▶ [Exercise requirements] Copy out each line of the data holding "paired".

▶ [Supplied records]
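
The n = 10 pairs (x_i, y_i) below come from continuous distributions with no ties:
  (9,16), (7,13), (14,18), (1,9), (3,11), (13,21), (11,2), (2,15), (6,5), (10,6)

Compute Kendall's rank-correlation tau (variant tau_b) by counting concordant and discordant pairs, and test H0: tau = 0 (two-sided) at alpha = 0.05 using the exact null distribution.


Step 1: Enumerate the 45 unordered pairs (i,j) with i<j and classify each by sign(x_j-x_i) * sign(y_j-y_i).
  (1,2):dx=-2,dy=-3->C; (1,3):dx=+5,dy=+2->C; (1,4):dx=-8,dy=-7->C; (1,5):dx=-6,dy=-5->C
  (1,6):dx=+4,dy=+5->C; (1,7):dx=+2,dy=-14->D; (1,8):dx=-7,dy=-1->C; (1,9):dx=-3,dy=-11->C
  (1,10):dx=+1,dy=-10->D; (2,3):dx=+7,dy=+5->C; (2,4):dx=-6,dy=-4->C; (2,5):dx=-4,dy=-2->C
  (2,6):dx=+6,dy=+8->C; (2,7):dx=+4,dy=-11->D; (2,8):dx=-5,dy=+2->D; (2,9):dx=-1,dy=-8->C
  (2,10):dx=+3,dy=-7->D; (3,4):dx=-13,dy=-9->C; (3,5):dx=-11,dy=-7->C; (3,6):dx=-1,dy=+3->D
  (3,7):dx=-3,dy=-16->C; (3,8):dx=-12,dy=-3->C; (3,9):dx=-8,dy=-13->C; (3,10):dx=-4,dy=-12->C
  (4,5):dx=+2,dy=+2->C; (4,6):dx=+12,dy=+12->C; (4,7):dx=+10,dy=-7->D; (4,8):dx=+1,dy=+6->C
  (4,9):dx=+5,dy=-4->D; (4,10):dx=+9,dy=-3->D; (5,6):dx=+10,dy=+10->C; (5,7):dx=+8,dy=-9->D
  (5,8):dx=-1,dy=+4->D; (5,9):dx=+3,dy=-6->D; (5,10):dx=+7,dy=-5->D; (6,7):dx=-2,dy=-19->C
  (6,8):dx=-11,dy=-6->C; (6,9):dx=-7,dy=-16->C; (6,10):dx=-3,dy=-15->C; (7,8):dx=-9,dy=+13->D
  (7,9):dx=-5,dy=+3->D; (7,10):dx=-1,dy=+4->D; (8,9):dx=+4,dy=-10->D; (8,10):dx=+8,dy=-9->D
  (9,10):dx=+4,dy=+1->C
Step 2: C = 27, D = 18, total pairs = 45.
Step 3: tau = (C - D)/(n(n-1)/2) = (27 - 18)/45 = 0.200000.
Step 4: Exact two-sided p-value (enumerate n! = 3628800 permutations of y under H0): p = 0.484313.
Step 5: alpha = 0.05. fail to reject H0.

tau_b = 0.2000 (C=27, D=18), p = 0.484313, fail to reject H0.


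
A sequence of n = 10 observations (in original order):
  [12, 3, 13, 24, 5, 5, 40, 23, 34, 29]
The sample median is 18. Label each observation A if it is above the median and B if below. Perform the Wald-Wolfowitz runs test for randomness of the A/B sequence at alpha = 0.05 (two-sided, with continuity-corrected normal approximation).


Step 1: Compute median = 18; label A = above, B = below.
Labels in order: BBBABBAAAA  (n_A = 5, n_B = 5)
Step 2: Count runs R = 4.
Step 3: Under H0 (random ordering), E[R] = 2*n_A*n_B/(n_A+n_B) + 1 = 2*5*5/10 + 1 = 6.0000.
        Var[R] = 2*n_A*n_B*(2*n_A*n_B - n_A - n_B) / ((n_A+n_B)^2 * (n_A+n_B-1)) = 2000/900 = 2.2222.
        SD[R] = 1.4907.
Step 4: Continuity-corrected z = (R + 0.5 - E[R]) / SD[R] = (4 + 0.5 - 6.0000) / 1.4907 = -1.0062.
Step 5: Two-sided p-value via normal approximation = 2*(1 - Phi(|z|)) = 0.314305.
Step 6: alpha = 0.05. fail to reject H0.

R = 4, z = -1.0062, p = 0.314305, fail to reject H0.


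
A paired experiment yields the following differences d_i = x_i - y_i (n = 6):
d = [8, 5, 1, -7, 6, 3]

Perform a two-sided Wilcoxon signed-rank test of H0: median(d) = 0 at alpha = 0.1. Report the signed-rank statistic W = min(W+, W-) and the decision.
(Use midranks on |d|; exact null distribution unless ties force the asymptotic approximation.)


Step 1: Drop any zero differences (none here) and take |d_i|.
|d| = [8, 5, 1, 7, 6, 3]
Step 2: Midrank |d_i| (ties get averaged ranks).
ranks: |8|->6, |5|->3, |1|->1, |7|->5, |6|->4, |3|->2
Step 3: Attach original signs; sum ranks with positive sign and with negative sign.
W+ = 6 + 3 + 1 + 4 + 2 = 16
W- = 5 = 5
(Check: W+ + W- = 21 should equal n(n+1)/2 = 21.)
Step 4: Test statistic W = min(W+, W-) = 5.
Step 5: No ties, so the exact null distribution over the 2^6 = 64 sign assignments gives the two-sided p-value = 0.312500.
Step 6: alpha = 0.1. fail to reject H0.

W+ = 16, W- = 5, W = min = 5, p = 0.312500, fail to reject H0.


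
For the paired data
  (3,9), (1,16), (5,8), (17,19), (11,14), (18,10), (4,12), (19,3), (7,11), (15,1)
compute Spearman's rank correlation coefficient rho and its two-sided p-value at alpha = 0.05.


Step 1: Rank x and y separately (midranks; no ties here).
rank(x): 3->2, 1->1, 5->4, 17->8, 11->6, 18->9, 4->3, 19->10, 7->5, 15->7
rank(y): 9->4, 16->9, 8->3, 19->10, 14->8, 10->5, 12->7, 3->2, 11->6, 1->1
Step 2: d_i = R_x(i) - R_y(i); compute d_i^2.
  (2-4)^2=4, (1-9)^2=64, (4-3)^2=1, (8-10)^2=4, (6-8)^2=4, (9-5)^2=16, (3-7)^2=16, (10-2)^2=64, (5-6)^2=1, (7-1)^2=36
sum(d^2) = 210.
Step 3: rho = 1 - 6*210 / (10*(10^2 - 1)) = 1 - 1260/990 = -0.272727.
Step 4: Under H0, t = rho * sqrt((n-2)/(1-rho^2)) = -0.8018 ~ t(8).
Step 5: Two-sided p-value from the t-distribution with 8 df = 0.445838.
Step 6: alpha = 0.05. fail to reject H0.

rho = -0.2727, p = 0.445838, fail to reject H0 at alpha = 0.05.


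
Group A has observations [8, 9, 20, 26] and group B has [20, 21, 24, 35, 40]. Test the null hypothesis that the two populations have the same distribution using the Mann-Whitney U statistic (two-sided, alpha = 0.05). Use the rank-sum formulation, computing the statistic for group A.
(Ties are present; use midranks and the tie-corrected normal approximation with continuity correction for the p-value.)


Step 1: Combine and sort all 9 observations; assign midranks.
sorted (value, group): (8,X), (9,X), (20,X), (20,Y), (21,Y), (24,Y), (26,X), (35,Y), (40,Y)
ranks: 8->1, 9->2, 20->3.5, 20->3.5, 21->5, 24->6, 26->7, 35->8, 40->9
Step 2: Rank sum for X: R1 = 1 + 2 + 3.5 + 7 = 13.5.
Step 3: U_X = R1 - n1(n1+1)/2 = 13.5 - 4*5/2 = 13.5 - 10 = 3.5.
       U_Y = n1*n2 - U_X = 20 - 3.5 = 16.5.
Step 4: Ties are present, so use the tie-corrected normal approximation (with continuity correction) for the p-value.
Step 5: p-value = 0.139983; compare to alpha = 0.05. fail to reject H0.

U_X = 3.5, p = 0.139983, fail to reject H0 at alpha = 0.05.


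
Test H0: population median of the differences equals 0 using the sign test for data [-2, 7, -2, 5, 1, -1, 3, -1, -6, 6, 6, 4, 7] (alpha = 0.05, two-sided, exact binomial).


Step 1: Discard zero differences. Original n = 13; n_eff = number of nonzero differences = 13.
Nonzero differences (with sign): -2, +7, -2, +5, +1, -1, +3, -1, -6, +6, +6, +4, +7
Step 2: Count signs: positive = 8, negative = 5.
Step 3: Under H0: P(positive) = 0.5, so the number of positives S ~ Bin(13, 0.5).
Step 4: Two-sided exact p-value = sum of Bin(13,0.5) probabilities at or below the observed probability = 0.581055.
Step 5: alpha = 0.05. fail to reject H0.

n_eff = 13, pos = 8, neg = 5, p = 0.581055, fail to reject H0.


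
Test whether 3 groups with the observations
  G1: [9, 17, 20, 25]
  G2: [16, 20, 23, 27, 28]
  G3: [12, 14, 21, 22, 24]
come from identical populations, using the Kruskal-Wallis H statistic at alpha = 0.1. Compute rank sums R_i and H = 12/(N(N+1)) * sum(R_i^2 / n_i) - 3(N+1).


Step 1: Combine all N = 14 observations and assign midranks.
sorted (value, group, rank): (9,G1,1), (12,G3,2), (14,G3,3), (16,G2,4), (17,G1,5), (20,G1,6.5), (20,G2,6.5), (21,G3,8), (22,G3,9), (23,G2,10), (24,G3,11), (25,G1,12), (27,G2,13), (28,G2,14)
Step 2: Sum ranks within each group.
R_1 = 24.5 (n_1 = 4)
R_2 = 47.5 (n_2 = 5)
R_3 = 33 (n_3 = 5)
Step 3: H = 12/(N(N+1)) * sum(R_i^2/n_i) - 3(N+1)
     = 12/(14*15) * (24.5^2/4 + 47.5^2/5 + 33^2/5) - 3*15
     = 0.057143 * 819.112 - 45
     = 1.806429.
Step 4: Ties present; correction factor C = 1 - 6/(14^3 - 14) = 0.997802. Corrected H = 1.806429 / 0.997802 = 1.810407.
Step 5: Under H0, H ~ chi^2(2); p-value = 0.404459.
Step 6: alpha = 0.1. fail to reject H0.

H = 1.8104, df = 2, p = 0.404459, fail to reject H0.


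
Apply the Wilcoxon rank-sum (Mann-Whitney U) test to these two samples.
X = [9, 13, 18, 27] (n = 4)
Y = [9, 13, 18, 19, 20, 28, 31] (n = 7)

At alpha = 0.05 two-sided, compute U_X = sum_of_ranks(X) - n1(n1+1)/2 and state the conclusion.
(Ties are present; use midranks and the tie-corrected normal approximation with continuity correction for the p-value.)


Step 1: Combine and sort all 11 observations; assign midranks.
sorted (value, group): (9,X), (9,Y), (13,X), (13,Y), (18,X), (18,Y), (19,Y), (20,Y), (27,X), (28,Y), (31,Y)
ranks: 9->1.5, 9->1.5, 13->3.5, 13->3.5, 18->5.5, 18->5.5, 19->7, 20->8, 27->9, 28->10, 31->11
Step 2: Rank sum for X: R1 = 1.5 + 3.5 + 5.5 + 9 = 19.5.
Step 3: U_X = R1 - n1(n1+1)/2 = 19.5 - 4*5/2 = 19.5 - 10 = 9.5.
       U_Y = n1*n2 - U_X = 28 - 9.5 = 18.5.
Step 4: Ties are present, so use the tie-corrected normal approximation (with continuity correction) for the p-value.
Step 5: p-value = 0.446576; compare to alpha = 0.05. fail to reject H0.

U_X = 9.5, p = 0.446576, fail to reject H0 at alpha = 0.05.


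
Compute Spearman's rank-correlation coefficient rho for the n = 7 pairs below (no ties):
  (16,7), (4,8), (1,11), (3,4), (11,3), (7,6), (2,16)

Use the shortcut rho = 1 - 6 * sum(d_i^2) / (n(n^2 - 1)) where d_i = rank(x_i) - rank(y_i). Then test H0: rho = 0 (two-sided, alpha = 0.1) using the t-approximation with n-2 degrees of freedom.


Step 1: Rank x and y separately (midranks; no ties here).
rank(x): 16->7, 4->4, 1->1, 3->3, 11->6, 7->5, 2->2
rank(y): 7->4, 8->5, 11->6, 4->2, 3->1, 6->3, 16->7
Step 2: d_i = R_x(i) - R_y(i); compute d_i^2.
  (7-4)^2=9, (4-5)^2=1, (1-6)^2=25, (3-2)^2=1, (6-1)^2=25, (5-3)^2=4, (2-7)^2=25
sum(d^2) = 90.
Step 3: rho = 1 - 6*90 / (7*(7^2 - 1)) = 1 - 540/336 = -0.607143.
Step 4: Under H0, t = rho * sqrt((n-2)/(1-rho^2)) = -1.7086 ~ t(5).
Step 5: Two-sided p-value from the t-distribution with 5 df = 0.148231.
Step 6: alpha = 0.1. fail to reject H0.

rho = -0.6071, p = 0.148231, fail to reject H0 at alpha = 0.1.


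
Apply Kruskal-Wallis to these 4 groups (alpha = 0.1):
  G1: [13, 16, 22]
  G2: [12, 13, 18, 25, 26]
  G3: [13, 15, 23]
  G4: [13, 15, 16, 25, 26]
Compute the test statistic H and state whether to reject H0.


Step 1: Combine all N = 16 observations and assign midranks.
sorted (value, group, rank): (12,G2,1), (13,G1,3.5), (13,G2,3.5), (13,G3,3.5), (13,G4,3.5), (15,G3,6.5), (15,G4,6.5), (16,G1,8.5), (16,G4,8.5), (18,G2,10), (22,G1,11), (23,G3,12), (25,G2,13.5), (25,G4,13.5), (26,G2,15.5), (26,G4,15.5)
Step 2: Sum ranks within each group.
R_1 = 23 (n_1 = 3)
R_2 = 43.5 (n_2 = 5)
R_3 = 22 (n_3 = 3)
R_4 = 47.5 (n_4 = 5)
Step 3: H = 12/(N(N+1)) * sum(R_i^2/n_i) - 3(N+1)
     = 12/(16*17) * (23^2/3 + 43.5^2/5 + 22^2/3 + 47.5^2/5) - 3*17
     = 0.044118 * 1167.37 - 51
     = 0.501471.
Step 4: Ties present; correction factor C = 1 - 84/(16^3 - 16) = 0.979412. Corrected H = 0.501471 / 0.979412 = 0.512012.
Step 5: Under H0, H ~ chi^2(3); p-value = 0.916245.
Step 6: alpha = 0.1. fail to reject H0.

H = 0.5120, df = 3, p = 0.916245, fail to reject H0.


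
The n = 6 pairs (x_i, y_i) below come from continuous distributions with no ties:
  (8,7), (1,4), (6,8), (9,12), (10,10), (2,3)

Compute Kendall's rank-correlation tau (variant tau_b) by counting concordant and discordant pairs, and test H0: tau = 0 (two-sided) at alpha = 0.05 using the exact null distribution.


Step 1: Enumerate the 15 unordered pairs (i,j) with i<j and classify each by sign(x_j-x_i) * sign(y_j-y_i).
  (1,2):dx=-7,dy=-3->C; (1,3):dx=-2,dy=+1->D; (1,4):dx=+1,dy=+5->C; (1,5):dx=+2,dy=+3->C
  (1,6):dx=-6,dy=-4->C; (2,3):dx=+5,dy=+4->C; (2,4):dx=+8,dy=+8->C; (2,5):dx=+9,dy=+6->C
  (2,6):dx=+1,dy=-1->D; (3,4):dx=+3,dy=+4->C; (3,5):dx=+4,dy=+2->C; (3,6):dx=-4,dy=-5->C
  (4,5):dx=+1,dy=-2->D; (4,6):dx=-7,dy=-9->C; (5,6):dx=-8,dy=-7->C
Step 2: C = 12, D = 3, total pairs = 15.
Step 3: tau = (C - D)/(n(n-1)/2) = (12 - 3)/15 = 0.600000.
Step 4: Exact two-sided p-value (enumerate n! = 720 permutations of y under H0): p = 0.136111.
Step 5: alpha = 0.05. fail to reject H0.

tau_b = 0.6000 (C=12, D=3), p = 0.136111, fail to reject H0.


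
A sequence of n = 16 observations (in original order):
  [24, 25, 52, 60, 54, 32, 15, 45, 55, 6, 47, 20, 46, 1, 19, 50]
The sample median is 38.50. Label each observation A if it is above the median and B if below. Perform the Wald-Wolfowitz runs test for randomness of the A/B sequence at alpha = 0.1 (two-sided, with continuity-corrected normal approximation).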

▶ [Expected answer]
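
A paired experiment yields the following differences d_i = x_i - y_i (n = 6):
For the paired data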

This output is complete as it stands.